**Required work:** For the listing below, output exactly the lines from the line with "R10. If it has" up to and including the line with "R12. If it is", and no other lines.
>>>>>
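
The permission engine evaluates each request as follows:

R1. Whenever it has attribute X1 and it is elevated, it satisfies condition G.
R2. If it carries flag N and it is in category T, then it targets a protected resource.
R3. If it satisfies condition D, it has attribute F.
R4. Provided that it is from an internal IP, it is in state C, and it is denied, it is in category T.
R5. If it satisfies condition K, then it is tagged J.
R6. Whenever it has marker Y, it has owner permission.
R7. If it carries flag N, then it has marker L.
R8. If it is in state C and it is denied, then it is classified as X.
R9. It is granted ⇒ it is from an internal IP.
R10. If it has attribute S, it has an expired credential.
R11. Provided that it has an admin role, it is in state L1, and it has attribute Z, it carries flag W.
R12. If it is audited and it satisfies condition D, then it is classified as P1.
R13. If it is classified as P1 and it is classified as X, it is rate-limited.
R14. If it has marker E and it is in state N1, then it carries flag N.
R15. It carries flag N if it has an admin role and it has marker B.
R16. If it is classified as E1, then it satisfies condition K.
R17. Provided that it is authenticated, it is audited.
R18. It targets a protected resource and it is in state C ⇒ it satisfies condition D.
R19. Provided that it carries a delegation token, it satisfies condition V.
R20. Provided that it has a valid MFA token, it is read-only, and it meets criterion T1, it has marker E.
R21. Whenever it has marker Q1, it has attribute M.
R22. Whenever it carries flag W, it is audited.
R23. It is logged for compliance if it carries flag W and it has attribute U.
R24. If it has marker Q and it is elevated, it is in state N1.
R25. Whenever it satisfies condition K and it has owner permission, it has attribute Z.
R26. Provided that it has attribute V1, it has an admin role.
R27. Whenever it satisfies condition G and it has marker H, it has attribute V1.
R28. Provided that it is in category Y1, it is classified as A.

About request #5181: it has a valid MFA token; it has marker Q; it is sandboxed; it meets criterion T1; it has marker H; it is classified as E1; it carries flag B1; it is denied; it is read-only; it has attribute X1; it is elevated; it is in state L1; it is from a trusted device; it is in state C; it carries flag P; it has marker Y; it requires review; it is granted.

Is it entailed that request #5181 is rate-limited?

Yes

By R1 (it has attribute X1, it is elevated): it satisfies condition G.
By R6 (it has marker Y): it has owner permission.
By R8 (it is in state C, it is denied): it is classified as X.
By R9 (it is granted): it is from an internal IP.
By R16 (it is classified as E1): it satisfies condition K.
By R20 (it has a valid MFA token, it is read-only, it meets criterion T1): it has marker E.
By R24 (it has marker Q, it is elevated): it is in state N1.
By R25 (it satisfies condition K, it has owner permission): it has attribute Z.
By R27 (it satisfies condition G, it has marker H): it has attribute V1.
By R4 (it is from an internal IP, it is in state C, it is denied): it is in category T.
By R14 (it has marker E, it is in state N1): it carries flag N.
By R26 (it has attribute V1): it has an admin role.
By R2 (it carries flag N, it is in category T): it targets a protected resource.
By R11 (it has an admin role, it is in state L1, it has attribute Z): it carries flag W.
By R18 (it targets a protected resource, it is in state C): it satisfies condition D.
By R22 (it carries flag W): it is audited.
By R12 (it is audited, it satisfies condition D): it is classified as P1.
By R13 (it is classified as P1, it is classified as X): it is rate-limited.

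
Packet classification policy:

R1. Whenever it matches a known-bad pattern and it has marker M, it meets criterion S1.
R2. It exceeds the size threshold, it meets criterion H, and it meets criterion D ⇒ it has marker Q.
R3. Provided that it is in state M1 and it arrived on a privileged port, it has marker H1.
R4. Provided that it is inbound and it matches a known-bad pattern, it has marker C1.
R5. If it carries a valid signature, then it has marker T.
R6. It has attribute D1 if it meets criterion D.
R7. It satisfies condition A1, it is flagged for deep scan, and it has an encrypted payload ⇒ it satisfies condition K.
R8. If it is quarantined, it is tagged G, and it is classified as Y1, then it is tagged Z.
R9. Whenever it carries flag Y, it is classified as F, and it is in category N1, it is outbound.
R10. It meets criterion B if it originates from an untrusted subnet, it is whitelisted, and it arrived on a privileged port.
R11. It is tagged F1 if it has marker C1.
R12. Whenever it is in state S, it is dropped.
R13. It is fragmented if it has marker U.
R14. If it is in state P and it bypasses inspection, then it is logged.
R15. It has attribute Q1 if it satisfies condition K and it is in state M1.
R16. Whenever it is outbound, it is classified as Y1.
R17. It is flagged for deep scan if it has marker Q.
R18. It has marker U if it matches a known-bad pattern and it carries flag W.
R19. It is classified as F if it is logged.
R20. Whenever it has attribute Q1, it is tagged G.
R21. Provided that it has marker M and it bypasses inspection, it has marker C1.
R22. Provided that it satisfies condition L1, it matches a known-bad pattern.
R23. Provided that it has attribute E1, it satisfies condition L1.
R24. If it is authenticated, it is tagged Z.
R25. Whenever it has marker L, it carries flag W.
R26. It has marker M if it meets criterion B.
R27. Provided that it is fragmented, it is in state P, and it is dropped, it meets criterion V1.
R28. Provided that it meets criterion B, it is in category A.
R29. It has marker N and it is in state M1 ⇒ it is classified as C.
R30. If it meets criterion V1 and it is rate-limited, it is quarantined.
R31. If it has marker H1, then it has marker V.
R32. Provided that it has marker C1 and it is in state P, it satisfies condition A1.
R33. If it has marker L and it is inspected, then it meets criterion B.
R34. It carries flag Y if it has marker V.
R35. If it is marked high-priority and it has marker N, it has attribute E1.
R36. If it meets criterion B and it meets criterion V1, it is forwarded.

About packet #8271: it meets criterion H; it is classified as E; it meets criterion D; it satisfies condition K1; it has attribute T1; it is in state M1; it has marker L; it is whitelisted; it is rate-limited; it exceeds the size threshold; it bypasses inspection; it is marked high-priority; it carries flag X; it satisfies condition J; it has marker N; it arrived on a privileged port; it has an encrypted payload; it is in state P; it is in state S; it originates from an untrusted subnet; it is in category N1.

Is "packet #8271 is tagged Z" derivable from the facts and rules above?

By R2 (it exceeds the size threshold, it meets criterion H, it meets criterion D): it has marker Q.
By R3 (it is in state M1, it arrived on a privileged port): it has marker H1.
By R10 (it originates from an untrusted subnet, it is whitelisted, it arrived on a privileged port): it meets criterion B.
By R12 (it is in state S): it is dropped.
By R14 (it is in state P, it bypasses inspection): it is logged.
By R17 (it has marker Q): it is flagged for deep scan.
By R19 (it is logged): it is classified as F.
By R25 (it has marker L): it carries flag W.
By R26 (it meets criterion B): it has marker M.
By R31 (it has marker H1): it has marker V.
By R34 (it has marker V): it carries flag Y.
By R35 (it is marked high-priority, it has marker N): it has attribute E1.
By R9 (it carries flag Y, it is classified as F, it is in category N1): it is outbound.
By R16 (it is outbound): it is classified as Y1.
By R21 (it has marker M, it bypasses inspection): it has marker C1.
By R23 (it has attribute E1): it satisfies condition L1.
By R32 (it has marker C1, it is in state P): it satisfies condition A1.
By R7 (it satisfies condition A1, it is flagged for deep scan, it has an encrypted payload): it satisfies condition K.
By R15 (it satisfies condition K, it is in state M1): it has attribute Q1.
By R20 (it has attribute Q1): it is tagged G.
By R22 (it satisfies condition L1): it matches a known-bad pattern.
By R18 (it matches a known-bad pattern, it carries flag W): it has marker U.
By R13 (it has marker U): it is fragmented.
By R27 (it is fragmented, it is in state P, it is dropped): it meets criterion V1.
By R30 (it meets criterion V1, it is rate-limited): it is quarantined.
By R8 (it is quarantined, it is tagged G, it is classified as Y1): it is tagged Z.

Yes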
<<<<<
**Exercise answer:**
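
R10. If it has attribute S, it has an expired credential.
R11. Provided that it has an admin role, it is in state L1, and it has attribute Z, it carries flag W.
R12. If it is audited and it satisfies condition D, then it is classified as P1.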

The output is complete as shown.